--- START ---

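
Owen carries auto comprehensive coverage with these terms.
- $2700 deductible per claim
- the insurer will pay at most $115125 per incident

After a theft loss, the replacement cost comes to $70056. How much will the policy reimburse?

Less the $2700 deductible: $70056 − $2700 = $67356.
$67356 ≤ $115125, so the limit doesn't bind; insurer pays $67356.

$67356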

--- END ---

> [Aim of the task] When you reach the line containing "After a theft" in the data above, retype it and each line after it through the final one, exactly as written.

> [Task output]
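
After a theft loss, the replacement cost comes to $70056. How much will the policy reimburse?

Less the $2700 deductible: $70056 − $2700 = $67356.
$67356 ≤ $115125, so the limit doesn't bind; insurer pays $67356.

$67356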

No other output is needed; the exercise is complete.